Please show every line in the entries below that includes the word "Dovesh".
----- Information provided -----
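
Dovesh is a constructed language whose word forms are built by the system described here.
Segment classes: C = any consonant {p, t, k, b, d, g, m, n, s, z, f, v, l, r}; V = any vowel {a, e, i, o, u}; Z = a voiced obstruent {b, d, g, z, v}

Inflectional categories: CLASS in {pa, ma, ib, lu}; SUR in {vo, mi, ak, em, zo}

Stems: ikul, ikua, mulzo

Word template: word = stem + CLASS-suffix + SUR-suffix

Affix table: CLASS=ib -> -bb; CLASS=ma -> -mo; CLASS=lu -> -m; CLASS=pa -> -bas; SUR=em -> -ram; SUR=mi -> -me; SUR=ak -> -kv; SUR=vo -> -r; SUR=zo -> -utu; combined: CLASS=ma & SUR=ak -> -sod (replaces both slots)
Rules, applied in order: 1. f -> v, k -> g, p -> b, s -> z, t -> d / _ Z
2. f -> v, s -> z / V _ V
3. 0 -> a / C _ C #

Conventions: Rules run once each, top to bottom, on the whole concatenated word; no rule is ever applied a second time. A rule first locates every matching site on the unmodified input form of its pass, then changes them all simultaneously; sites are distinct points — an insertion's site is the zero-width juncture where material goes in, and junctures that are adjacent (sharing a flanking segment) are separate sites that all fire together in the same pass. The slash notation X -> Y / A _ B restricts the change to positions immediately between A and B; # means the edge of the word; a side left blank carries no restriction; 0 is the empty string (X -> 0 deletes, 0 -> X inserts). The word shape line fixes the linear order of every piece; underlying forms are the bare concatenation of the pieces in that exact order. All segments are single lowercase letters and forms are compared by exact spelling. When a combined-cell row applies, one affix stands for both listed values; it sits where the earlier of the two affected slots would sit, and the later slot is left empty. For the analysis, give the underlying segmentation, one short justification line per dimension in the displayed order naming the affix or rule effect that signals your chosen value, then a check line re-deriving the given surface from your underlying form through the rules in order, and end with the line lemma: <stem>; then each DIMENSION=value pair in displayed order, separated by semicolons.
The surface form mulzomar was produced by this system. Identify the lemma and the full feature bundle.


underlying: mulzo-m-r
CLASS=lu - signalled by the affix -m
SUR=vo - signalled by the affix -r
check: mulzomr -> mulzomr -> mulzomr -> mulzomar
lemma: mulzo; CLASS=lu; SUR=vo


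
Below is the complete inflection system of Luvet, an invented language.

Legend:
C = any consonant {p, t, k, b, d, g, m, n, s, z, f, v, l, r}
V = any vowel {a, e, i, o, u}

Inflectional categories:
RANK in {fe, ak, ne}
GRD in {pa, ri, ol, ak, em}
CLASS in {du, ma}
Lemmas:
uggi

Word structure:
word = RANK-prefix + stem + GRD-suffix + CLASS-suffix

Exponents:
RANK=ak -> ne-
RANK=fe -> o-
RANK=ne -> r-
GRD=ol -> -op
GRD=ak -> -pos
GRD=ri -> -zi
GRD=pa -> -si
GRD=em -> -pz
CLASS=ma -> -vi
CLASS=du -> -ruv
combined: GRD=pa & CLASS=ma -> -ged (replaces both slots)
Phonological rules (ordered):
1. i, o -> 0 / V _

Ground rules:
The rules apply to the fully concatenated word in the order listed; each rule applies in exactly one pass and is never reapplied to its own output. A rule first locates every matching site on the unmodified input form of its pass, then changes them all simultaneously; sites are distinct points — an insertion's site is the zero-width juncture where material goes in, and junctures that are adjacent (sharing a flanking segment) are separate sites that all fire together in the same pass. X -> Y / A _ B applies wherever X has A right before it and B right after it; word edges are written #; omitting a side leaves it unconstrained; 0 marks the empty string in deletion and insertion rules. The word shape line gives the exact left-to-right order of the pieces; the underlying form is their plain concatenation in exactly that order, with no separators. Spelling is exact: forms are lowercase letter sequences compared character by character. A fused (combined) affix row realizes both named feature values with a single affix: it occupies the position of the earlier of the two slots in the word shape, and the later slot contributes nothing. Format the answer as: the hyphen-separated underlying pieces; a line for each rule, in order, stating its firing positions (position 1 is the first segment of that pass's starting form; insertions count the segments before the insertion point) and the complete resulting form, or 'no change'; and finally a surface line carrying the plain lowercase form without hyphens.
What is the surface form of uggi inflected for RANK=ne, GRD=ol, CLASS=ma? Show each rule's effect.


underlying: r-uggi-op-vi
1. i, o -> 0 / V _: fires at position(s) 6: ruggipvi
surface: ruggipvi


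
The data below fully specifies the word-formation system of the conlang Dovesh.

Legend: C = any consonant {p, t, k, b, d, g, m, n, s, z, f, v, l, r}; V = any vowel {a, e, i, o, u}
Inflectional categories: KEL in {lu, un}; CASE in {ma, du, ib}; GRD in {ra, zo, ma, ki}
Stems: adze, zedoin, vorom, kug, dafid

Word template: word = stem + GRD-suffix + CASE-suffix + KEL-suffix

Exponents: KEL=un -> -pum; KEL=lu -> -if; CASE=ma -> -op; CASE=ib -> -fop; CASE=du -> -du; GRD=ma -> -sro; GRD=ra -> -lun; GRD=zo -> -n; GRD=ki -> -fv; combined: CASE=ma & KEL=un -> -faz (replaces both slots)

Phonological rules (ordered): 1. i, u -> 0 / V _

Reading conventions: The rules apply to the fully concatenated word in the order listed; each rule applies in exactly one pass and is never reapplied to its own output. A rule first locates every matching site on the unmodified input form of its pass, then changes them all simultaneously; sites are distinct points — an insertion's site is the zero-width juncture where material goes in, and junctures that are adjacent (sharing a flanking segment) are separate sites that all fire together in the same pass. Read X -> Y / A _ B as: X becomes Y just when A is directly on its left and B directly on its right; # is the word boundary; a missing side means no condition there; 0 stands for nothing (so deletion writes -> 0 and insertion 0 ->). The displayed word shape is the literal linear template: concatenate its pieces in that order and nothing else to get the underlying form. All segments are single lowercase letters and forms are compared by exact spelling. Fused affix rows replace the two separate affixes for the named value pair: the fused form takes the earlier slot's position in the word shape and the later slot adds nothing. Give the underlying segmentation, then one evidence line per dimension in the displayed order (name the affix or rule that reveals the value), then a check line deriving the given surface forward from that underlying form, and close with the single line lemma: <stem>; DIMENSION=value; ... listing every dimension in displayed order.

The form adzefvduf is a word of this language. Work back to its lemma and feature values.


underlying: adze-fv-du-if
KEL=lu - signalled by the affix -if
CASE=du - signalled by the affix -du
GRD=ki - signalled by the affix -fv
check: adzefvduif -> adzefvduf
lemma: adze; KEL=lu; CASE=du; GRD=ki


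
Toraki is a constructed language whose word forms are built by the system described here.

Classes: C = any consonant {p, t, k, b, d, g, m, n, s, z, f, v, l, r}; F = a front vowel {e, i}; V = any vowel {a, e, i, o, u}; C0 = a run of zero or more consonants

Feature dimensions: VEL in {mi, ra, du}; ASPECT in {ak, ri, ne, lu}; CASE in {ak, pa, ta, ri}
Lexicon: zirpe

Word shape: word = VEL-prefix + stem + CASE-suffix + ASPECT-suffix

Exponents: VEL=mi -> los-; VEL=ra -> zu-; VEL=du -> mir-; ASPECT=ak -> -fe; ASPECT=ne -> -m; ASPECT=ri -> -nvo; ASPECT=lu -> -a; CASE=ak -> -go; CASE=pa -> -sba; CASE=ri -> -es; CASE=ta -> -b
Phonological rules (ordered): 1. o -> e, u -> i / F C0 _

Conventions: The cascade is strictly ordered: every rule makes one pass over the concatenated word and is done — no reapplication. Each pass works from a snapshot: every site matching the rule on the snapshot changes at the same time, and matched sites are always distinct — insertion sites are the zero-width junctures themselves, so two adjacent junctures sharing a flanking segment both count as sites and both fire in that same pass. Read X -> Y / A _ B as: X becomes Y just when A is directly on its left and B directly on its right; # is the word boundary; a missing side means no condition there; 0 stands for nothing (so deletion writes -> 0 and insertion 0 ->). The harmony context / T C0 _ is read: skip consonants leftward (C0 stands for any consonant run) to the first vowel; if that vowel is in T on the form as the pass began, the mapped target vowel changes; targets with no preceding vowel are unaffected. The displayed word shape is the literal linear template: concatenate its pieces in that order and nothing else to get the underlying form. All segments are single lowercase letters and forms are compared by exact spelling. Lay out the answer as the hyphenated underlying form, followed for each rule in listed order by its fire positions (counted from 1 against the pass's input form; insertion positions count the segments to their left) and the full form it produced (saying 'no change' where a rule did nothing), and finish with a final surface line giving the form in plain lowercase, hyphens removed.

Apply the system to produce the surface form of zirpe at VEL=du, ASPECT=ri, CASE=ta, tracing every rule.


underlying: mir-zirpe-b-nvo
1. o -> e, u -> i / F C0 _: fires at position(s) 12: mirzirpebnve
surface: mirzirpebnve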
-----
----- Information provided -----
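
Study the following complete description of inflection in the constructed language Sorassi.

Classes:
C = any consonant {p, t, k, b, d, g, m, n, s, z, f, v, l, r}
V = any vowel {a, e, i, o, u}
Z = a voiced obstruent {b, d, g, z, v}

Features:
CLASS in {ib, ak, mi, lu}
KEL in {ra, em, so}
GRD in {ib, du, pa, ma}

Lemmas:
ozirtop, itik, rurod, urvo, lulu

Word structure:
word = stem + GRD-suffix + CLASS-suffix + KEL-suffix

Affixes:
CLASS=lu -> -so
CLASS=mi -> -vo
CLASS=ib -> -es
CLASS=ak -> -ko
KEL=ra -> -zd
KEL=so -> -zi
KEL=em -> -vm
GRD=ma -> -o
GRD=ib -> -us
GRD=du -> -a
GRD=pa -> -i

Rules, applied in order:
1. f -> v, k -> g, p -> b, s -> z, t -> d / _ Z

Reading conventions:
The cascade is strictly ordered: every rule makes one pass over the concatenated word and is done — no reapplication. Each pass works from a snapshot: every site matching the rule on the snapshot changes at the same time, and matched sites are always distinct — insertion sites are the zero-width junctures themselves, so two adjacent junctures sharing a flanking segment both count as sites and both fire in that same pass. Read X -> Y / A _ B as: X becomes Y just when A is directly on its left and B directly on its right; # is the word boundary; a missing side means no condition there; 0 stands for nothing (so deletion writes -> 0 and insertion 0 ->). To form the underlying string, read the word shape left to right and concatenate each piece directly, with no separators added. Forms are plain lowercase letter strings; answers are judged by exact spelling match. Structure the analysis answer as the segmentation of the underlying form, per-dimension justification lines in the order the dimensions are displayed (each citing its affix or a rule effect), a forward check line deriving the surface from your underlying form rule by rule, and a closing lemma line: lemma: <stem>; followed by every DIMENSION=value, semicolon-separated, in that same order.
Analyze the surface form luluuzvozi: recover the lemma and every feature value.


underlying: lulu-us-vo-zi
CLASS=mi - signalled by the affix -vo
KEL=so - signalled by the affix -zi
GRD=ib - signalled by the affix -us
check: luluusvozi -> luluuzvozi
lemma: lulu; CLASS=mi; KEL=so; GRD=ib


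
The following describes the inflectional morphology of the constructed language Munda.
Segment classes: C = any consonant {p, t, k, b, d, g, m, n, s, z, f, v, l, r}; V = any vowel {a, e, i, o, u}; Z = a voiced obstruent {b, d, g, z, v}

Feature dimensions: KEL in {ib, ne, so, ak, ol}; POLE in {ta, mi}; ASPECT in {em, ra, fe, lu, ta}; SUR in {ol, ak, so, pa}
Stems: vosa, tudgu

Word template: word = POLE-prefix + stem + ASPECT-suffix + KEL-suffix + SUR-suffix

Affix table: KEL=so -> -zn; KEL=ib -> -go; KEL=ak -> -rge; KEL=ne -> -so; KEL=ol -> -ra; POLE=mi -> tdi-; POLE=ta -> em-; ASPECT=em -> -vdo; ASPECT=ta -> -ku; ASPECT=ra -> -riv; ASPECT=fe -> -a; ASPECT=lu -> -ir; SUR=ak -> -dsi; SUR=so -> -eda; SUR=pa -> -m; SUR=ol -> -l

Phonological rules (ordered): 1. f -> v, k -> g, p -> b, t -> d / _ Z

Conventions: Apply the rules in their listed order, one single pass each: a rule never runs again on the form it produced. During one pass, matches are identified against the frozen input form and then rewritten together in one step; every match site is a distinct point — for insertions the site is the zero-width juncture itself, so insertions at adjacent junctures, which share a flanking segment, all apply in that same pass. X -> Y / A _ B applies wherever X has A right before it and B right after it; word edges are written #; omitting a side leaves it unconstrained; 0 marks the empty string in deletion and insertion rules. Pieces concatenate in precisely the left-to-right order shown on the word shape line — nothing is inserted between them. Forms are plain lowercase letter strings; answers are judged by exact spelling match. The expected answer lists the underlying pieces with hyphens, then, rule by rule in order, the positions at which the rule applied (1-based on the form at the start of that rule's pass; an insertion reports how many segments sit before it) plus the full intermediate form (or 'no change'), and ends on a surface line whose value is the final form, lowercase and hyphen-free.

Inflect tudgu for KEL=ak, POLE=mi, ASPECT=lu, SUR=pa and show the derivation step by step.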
-----
#### Answer to this task:
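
Dovesh is a constructed language whose word forms are built by the system described here.
The data below fully specifies the word-formation system of the conlang Dovesh.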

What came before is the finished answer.